> What to work on
Each entry needs to be repeated exactly, with nothing added or removed.
◆ ◆ ◆ ◆
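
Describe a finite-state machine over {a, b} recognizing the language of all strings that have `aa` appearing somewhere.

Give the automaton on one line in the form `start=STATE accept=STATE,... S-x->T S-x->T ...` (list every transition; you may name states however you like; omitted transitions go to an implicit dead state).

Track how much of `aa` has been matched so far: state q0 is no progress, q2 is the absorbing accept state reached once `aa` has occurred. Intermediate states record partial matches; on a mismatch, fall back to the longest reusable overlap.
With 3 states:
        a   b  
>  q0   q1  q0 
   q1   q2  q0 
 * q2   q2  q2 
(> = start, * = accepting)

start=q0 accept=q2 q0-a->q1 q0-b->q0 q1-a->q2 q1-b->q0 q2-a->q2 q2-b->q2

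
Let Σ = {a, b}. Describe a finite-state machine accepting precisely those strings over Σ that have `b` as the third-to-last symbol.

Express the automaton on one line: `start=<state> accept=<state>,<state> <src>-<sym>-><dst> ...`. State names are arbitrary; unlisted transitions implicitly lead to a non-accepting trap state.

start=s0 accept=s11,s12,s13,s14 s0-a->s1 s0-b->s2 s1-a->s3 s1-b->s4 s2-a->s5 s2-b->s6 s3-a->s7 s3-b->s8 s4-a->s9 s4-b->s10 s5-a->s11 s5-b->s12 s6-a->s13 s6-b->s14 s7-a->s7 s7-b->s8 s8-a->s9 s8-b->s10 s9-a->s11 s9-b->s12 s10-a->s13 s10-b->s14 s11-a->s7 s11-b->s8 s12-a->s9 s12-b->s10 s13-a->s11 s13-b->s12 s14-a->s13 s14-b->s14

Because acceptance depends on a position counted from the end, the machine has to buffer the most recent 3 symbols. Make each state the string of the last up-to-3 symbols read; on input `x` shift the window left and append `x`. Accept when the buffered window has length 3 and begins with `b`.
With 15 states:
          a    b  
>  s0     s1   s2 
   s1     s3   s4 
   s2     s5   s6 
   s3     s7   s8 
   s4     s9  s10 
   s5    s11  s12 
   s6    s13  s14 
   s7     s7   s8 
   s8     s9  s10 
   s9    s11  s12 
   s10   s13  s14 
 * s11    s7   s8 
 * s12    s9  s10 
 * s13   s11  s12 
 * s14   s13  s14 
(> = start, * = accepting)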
◆ ◆ ◆ ◆
> Solution below
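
Describe a finite-state machine over {a, b} recognizing the language of all strings that have `aa` appearing somewhere.

Give the automaton on one line in the form `start=STATE accept=STATE,... S-x->T S-x->T ...` (list every transition; you may name states however you like; omitted transitions go to an implicit dead state).

Track how much of `aa` has been matched so far: state q0 is no progress, q2 is the absorbing accept state reached once `aa` has occurred. Intermediate states record partial matches; on a mismatch, fall back to the longest reusable overlap.
With 3 states:
        a   b  
>  q0   q1  q0 
   q1   q2  q0 
 * q2   q2  q2 
(> = start, * = accepting)

start=q0 accept=q2 q0-a->q1 q0-b->q0 q1-a->q2 q1-b->q0 q2-a->q2 q2-b->q2

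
Let Σ = {a, b}. Describe a finite-state machine accepting precisely those strings over Σ that have `b` as the third-to-last symbol.

Express the automaton on one line: `start=<state> accept=<state>,<state> <src>-<sym>-><dst> ...`. State names are arbitrary; unlisted transitions implicitly lead to a non-accepting trap state.

start=s0 accept=s11,s12,s13,s14 s0-a->s1 s0-b->s2 s1-a->s3 s1-b->s4 s2-a->s5 s2-b->s6 s3-a->s7 s3-b->s8 s4-a->s9 s4-b->s10 s5-a->s11 s5-b->s12 s6-a->s13 s6-b->s14 s7-a->s7 s7-b->s8 s8-a->s9 s8-b->s10 s9-a->s11 s9-b->s12 s10-a->s13 s10-b->s14 s11-a->s7 s11-b->s8 s12-a->s9 s12-b->s10 s13-a->s11 s13-b->s12 s14-a->s13 s14-b->s14

Because acceptance depends on a position counted from the end, the machine has to buffer the most recent 3 symbols. Make each state the string of the last up-to-3 symbols read; on input `x` shift the window left and append `x`. Accept when the buffered window has length 3 and begins with `b`.
With 15 states:
          a    b  
>  s0     s1   s2 
   s1     s3   s4 
   s2     s5   s6 
   s3     s7   s8 
   s4     s9  s10 
   s5    s11  s12 
   s6    s13  s14 
   s7     s7   s8 
   s8     s9  s10 
   s9    s11  s12 
   s10   s13  s14 
 * s11    s7   s8 
 * s12    s9  s10 
 * s13   s11  s12 
 * s14   s13  s14 
(> = start, * = accepting)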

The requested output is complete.